Work to be completed: The following entries are to be retyped in full, exactly as written.

**** Supplied records ****

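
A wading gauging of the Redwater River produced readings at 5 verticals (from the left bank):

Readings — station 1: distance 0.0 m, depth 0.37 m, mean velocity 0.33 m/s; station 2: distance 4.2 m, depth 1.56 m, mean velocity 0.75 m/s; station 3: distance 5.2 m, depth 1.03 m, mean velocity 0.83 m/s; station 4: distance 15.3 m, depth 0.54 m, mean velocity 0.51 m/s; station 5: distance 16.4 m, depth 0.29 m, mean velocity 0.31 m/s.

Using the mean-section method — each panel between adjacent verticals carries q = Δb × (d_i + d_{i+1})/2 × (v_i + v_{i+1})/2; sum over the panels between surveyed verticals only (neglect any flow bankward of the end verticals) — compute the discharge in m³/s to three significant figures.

8.71 m³/s

Panel 1-2: Δb = 4.2 m, d̄ = (0.37+1.56)/2 = 0.965, v̄ = (0.33+0.75)/2 = 0.54 → q = 4.2×0.965×0.54 = 2.189 m³/s
Panel 2-3: Δb = 1 m, d̄ = (1.56+1.03)/2 = 1.295, v̄ = (0.75+0.83)/2 = 0.79 → q = 1×1.295×0.79 = 1.023 m³/s
Panel 3-4: Δb = 10.1 m, d̄ = (1.03+0.54)/2 = 0.785, v̄ = (0.83+0.51)/2 = 0.67 → q = 10.1×0.785×0.67 = 5.312 m³/s
Panel 4-5: Δb = 1.1 m, d̄ = (0.54+0.29)/2 = 0.415, v̄ = (0.51+0.31)/2 = 0.41 → q = 1.1×0.415×0.41 = 0.1872 m³/s
Q = Σ q = 8.711 m³/s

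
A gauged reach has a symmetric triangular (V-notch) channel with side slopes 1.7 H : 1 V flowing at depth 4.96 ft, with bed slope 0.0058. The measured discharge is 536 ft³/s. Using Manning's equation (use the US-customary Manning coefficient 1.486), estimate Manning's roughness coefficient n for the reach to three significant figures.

A = z·y² = 1.7×4.96² = 41.82 ft²
P = 2y√(1+z²) = 2×4.96×√(1+1.7²) = 19.57 ft
R = A/P = 41.82/19.57 = 2.138 ft
n = (1.486/Q)·A·R^(2/3)·S^(1/2) = (1.486/536) × 41.82 × 1.659 × 0.07616 = 0.01465

0.0147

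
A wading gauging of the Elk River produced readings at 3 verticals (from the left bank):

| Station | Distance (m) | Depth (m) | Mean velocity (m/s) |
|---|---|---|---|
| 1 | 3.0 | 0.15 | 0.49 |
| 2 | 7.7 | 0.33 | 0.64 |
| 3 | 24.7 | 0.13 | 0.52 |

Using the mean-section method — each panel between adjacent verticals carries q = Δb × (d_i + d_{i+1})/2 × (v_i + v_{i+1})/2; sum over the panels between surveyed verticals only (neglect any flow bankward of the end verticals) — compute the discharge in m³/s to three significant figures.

2.91 m³/s

Panel 1-2: Δb = 4.7 m, d̄ = (0.15+0.33)/2 = 0.24, v̄ = (0.49+0.64)/2 = 0.565 → q = 4.7×0.24×0.565 = 0.6373 m³/s
Panel 2-3: Δb = 17 m, d̄ = (0.33+0.13)/2 = 0.23, v̄ = (0.64+0.52)/2 = 0.58 → q = 17×0.23×0.58 = 2.268 m³/s
Q = Σ q = 2.905 m³/s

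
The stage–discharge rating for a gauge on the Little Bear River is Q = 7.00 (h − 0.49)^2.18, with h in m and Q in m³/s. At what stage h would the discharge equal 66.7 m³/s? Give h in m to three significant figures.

3.30 m

h − h₀ = (Q/C)^(1/b) = (66.7/7.00)^(1/2.18) = 2.813 m
h = 0.49 + 2.813 = 3.303 m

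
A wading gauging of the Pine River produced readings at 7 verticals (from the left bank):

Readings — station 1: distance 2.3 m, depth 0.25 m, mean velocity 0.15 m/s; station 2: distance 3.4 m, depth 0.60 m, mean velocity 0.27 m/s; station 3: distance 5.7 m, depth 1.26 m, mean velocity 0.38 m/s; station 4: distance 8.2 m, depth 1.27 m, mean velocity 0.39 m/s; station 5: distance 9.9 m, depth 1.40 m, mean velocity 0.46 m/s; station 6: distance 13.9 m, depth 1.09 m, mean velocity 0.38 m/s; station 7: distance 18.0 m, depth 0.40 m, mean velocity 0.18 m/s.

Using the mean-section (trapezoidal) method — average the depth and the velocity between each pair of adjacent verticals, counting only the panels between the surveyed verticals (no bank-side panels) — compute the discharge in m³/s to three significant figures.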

****

Response area:
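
A wading gauging of the Redwater River produced readings at 5 verticals (from the left bank):

Readings — station 1: distance 0.0 m, depth 0.37 m, mean velocity 0.33 m/s; station 2: distance 4.2 m, depth 1.56 m, mean velocity 0.75 m/s; station 3: distance 5.2 m, depth 1.03 m, mean velocity 0.83 m/s; station 4: distance 15.3 m, depth 0.54 m, mean velocity 0.51 m/s; station 5: distance 16.4 m, depth 0.29 m, mean velocity 0.31 m/s.

Using the mean-section method — each panel between adjacent verticals carries q = Δb × (d_i + d_{i+1})/2 × (v_i + v_{i+1})/2; sum over the panels between surveyed verticals only (neglect any flow bankward of the end verticals) — compute the discharge in m³/s to three significant figures.

8.71 m³/s

Panel 1-2: Δb = 4.2 m, d̄ = (0.37+1.56)/2 = 0.965, v̄ = (0.33+0.75)/2 = 0.54 → q = 4.2×0.965×0.54 = 2.189 m³/s
Panel 2-3: Δb = 1 m, d̄ = (1.56+1.03)/2 = 1.295, v̄ = (0.75+0.83)/2 = 0.79 → q = 1×1.295×0.79 = 1.023 m³/s
Panel 3-4: Δb = 10.1 m, d̄ = (1.03+0.54)/2 = 0.785, v̄ = (0.83+0.51)/2 = 0.67 → q = 10.1×0.785×0.67 = 5.312 m³/s
Panel 4-5: Δb = 1.1 m, d̄ = (0.54+0.29)/2 = 0.415, v̄ = (0.51+0.31)/2 = 0.41 → q = 1.1×0.415×0.41 = 0.1872 m³/s
Q = Σ q = 8.711 m³/s

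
A gauged reach has a symmetric triangular (V-notch) channel with side slopes 1.7 H : 1 V flowing at depth 4.96 ft, with bed slope 0.0058. The measured discharge is 536 ft³/s. Using Manning's equation (use the US-customary Manning coefficient 1.486), estimate Manning's roughness coefficient n for the reach to three significant figures.

A = z·y² = 1.7×4.96² = 41.82 ft²
P = 2y√(1+z²) = 2×4.96×√(1+1.7²) = 19.57 ft
R = A/P = 41.82/19.57 = 2.138 ft
n = (1.486/Q)·A·R^(2/3)·S^(1/2) = (1.486/536) × 41.82 × 1.659 × 0.07616 = 0.01465

0.0147

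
A wading gauging of the Elk River produced readings at 3 verticals (from the left bank):

| Station | Distance (m) | Depth (m) | Mean velocity (m/s) |
|---|---|---|---|
| 1 | 3.0 | 0.15 | 0.49 |
| 2 | 7.7 | 0.33 | 0.64 |
| 3 | 24.7 | 0.13 | 0.52 |

Using the mean-section method — each panel between adjacent verticals carries q = Δb × (d_i + d_{i+1})/2 × (v_i + v_{i+1})/2; sum over the panels between surveyed verticals only (neglect any flow bankward of the end verticals) — compute the discharge in m³/s to three significant figures.

2.91 m³/s

Panel 1-2: Δb = 4.7 m, d̄ = (0.15+0.33)/2 = 0.24, v̄ = (0.49+0.64)/2 = 0.565 → q = 4.7×0.24×0.565 = 0.6373 m³/s
Panel 2-3: Δb = 17 m, d̄ = (0.33+0.13)/2 = 0.23, v̄ = (0.64+0.52)/2 = 0.58 → q = 17×0.23×0.58 = 2.268 m³/s
Q = Σ q = 2.905 m³/s

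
The stage–discharge rating for a gauge on the Little Bear River is Q = 7.00 (h − 0.49)^2.18, with h in m and Q in m³/s. At what stage h would the discharge equal 66.7 m³/s? Give h in m to three significant figures.

3.30 m

h − h₀ = (Q/C)^(1/b) = (66.7/7.00)^(1/2.18) = 2.813 m
h = 0.49 + 2.813 = 3.303 m

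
A wading gauging of the Pine River produced readings at 7 verticals (from the left bank):

Readings — station 1: distance 2.3 m, depth 0.25 m, mean velocity 0.15 m/s; station 2: distance 3.4 m, depth 0.60 m, mean velocity 0.27 m/s; station 3: distance 5.7 m, depth 1.26 m, mean velocity 0.38 m/s; station 4: distance 8.2 m, depth 1.27 m, mean velocity 0.39 m/s; station 5: distance 9.9 m, depth 1.40 m, mean velocity 0.46 m/s; station 6: distance 13.9 m, depth 1.09 m, mean velocity 0.38 m/s; station 7: distance 18.0 m, depth 0.40 m, mean velocity 0.18 m/s.

Using the mean-section (trapezoidal) method — average the depth and the velocity between each pair of adjacent verticals, counting only the panels between the surveyed verticals (no bank-side panels) — compute the discharge in m³/s to three significant figures.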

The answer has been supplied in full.